:: Work instructions ::
Extract each line of the data and write it out again exactly.

── Data section

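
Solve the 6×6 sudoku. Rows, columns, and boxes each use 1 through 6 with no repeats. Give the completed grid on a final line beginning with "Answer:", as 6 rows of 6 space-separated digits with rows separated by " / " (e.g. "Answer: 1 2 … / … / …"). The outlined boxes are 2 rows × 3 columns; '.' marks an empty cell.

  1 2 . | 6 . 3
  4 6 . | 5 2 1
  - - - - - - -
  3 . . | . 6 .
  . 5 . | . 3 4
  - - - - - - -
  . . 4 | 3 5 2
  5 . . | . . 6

Step 1. [r6c5∈{1,4}] across col 5, 1 lands solely at r6c5. So r6c5=1.
Step 2. [r4c1∈{2,6}] col 1 places 2 nowhere but r4c1. So r4c1=2.
Step 3. [r3c3∈{1}] only 1 remains possible at r3c3 ⇒ r3c3=1.
Step 4. [r2c3∈{3}] only 3 remains possible at r2c3. So r2c3=3.
Step 5. [r1c3∈{5}] only 5 remains possible at r1c3, so r1c3=5.
Step 6. [r5c2∈{1}] r5c2's peers cover all but 1 ⇒ r5c2=1.
Step 7. [r6c3∈{2}] nothing but 2 survives at r6c3. So r6c3=2.
Step 8. [r3c4∈{2}] r3c4 has the single candidate 2 ⇒ r3c4=2.
Step 9. [r4c3∈{6}] r4c3 has the single candidate 6 ⇒ r4c3=6.
Step 10. [r5c1∈{6}] nothing but 6 survives at r5c1 ⇒ r5c1=6.
Step 11. [r3c6∈{5}] r3c6 is down to just 5. So r3c6=5.
Step 12. [r1c5∈{4}] r1c5 has the single candidate 4. So r1c5=4.
Step 13. [r3c2∈{4}] only 4 remains possible at r3c2. So r3c2=4.
Step 14. [r6c4∈{4}] nothing but 4 survives at r6c4, so r6c4=4.
Step 15. [r6c2∈{3}] r6c2 has the single candidate 3. So r6c2=3.
Step 16. [r4c4∈{1}] r4c4 has the single candidate 1 ⇒ r4c4=1.

Answer: 1 2 5 6 4 3 / 4 6 3 5 2 1 / 3 4 1 2 6 5 / 2 5 6 1 3 4 / 6 1 4 3 5 2 / 5 3 2 4 1 6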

────

:: Task answer ::
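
Solve the 6×6 sudoku. Rows, columns, and boxes each use 1 through 6 with no repeats. Give the completed grid on a final line beginning with "Answer:", as 6 rows of 6 space-separated digits with rows separated by " / " (e.g. "Answer: 1 2 … / … / …"). The outlined boxes are 2 rows × 3 columns; '.' marks an empty cell.

  1 2 . | 6 . 3
  4 6 . | 5 2 1
  - - - - - - -
  3 . . | . 6 .
  . 5 . | . 3 4
  - - - - - - -
  . . 4 | 3 5 2
  5 . . | . . 6

Step 1. [r6c5∈{1,4}] across col 5, 1 lands solely at r6c5. So r6c5=1.
Step 2. [r4c1∈{2,6}] col 1 places 2 nowhere but r4c1. So r4c1=2.
Step 3. [r3c3∈{1}] only 1 remains possible at r3c3 ⇒ r3c3=1.
Step 4. [r2c3∈{3}] only 3 remains possible at r2c3. So r2c3=3.
Step 5. [r1c3∈{5}] only 5 remains possible at r1c3, so r1c3=5.
Step 6. [r5c2∈{1}] r5c2's peers cover all but 1 ⇒ r5c2=1.
Step 7. [r6c3∈{2}] nothing but 2 survives at r6c3. So r6c3=2.
Step 8. [r3c4∈{2}] r3c4 has the single candidate 2 ⇒ r3c4=2.
Step 9. [r4c3∈{6}] r4c3 has the single candidate 6 ⇒ r4c3=6.
Step 10. [r5c1∈{6}] nothing but 6 survives at r5c1 ⇒ r5c1=6.
Step 11. [r3c6∈{5}] r3c6 is down to just 5. So r3c6=5.
Step 12. [r1c5∈{4}] r1c5 has the single candidate 4. So r1c5=4.
Step 13. [r3c2∈{4}] only 4 remains possible at r3c2. So r3c2=4.
Step 14. [r6c4∈{4}] nothing but 4 survives at r6c4, so r6c4=4.
Step 15. [r6c2∈{3}] r6c2 has the single candidate 3. So r6c2=3.
Step 16. [r4c4∈{1}] r4c4 has the single candidate 1 ⇒ r4c4=1.

Answer: 1 2 5 6 4 3 / 4 6 3 5 2 1 / 3 4 1 2 6 5 / 2 5 6 1 3 4 / 6 1 4 3 5 2 / 5 3 2 4 1 6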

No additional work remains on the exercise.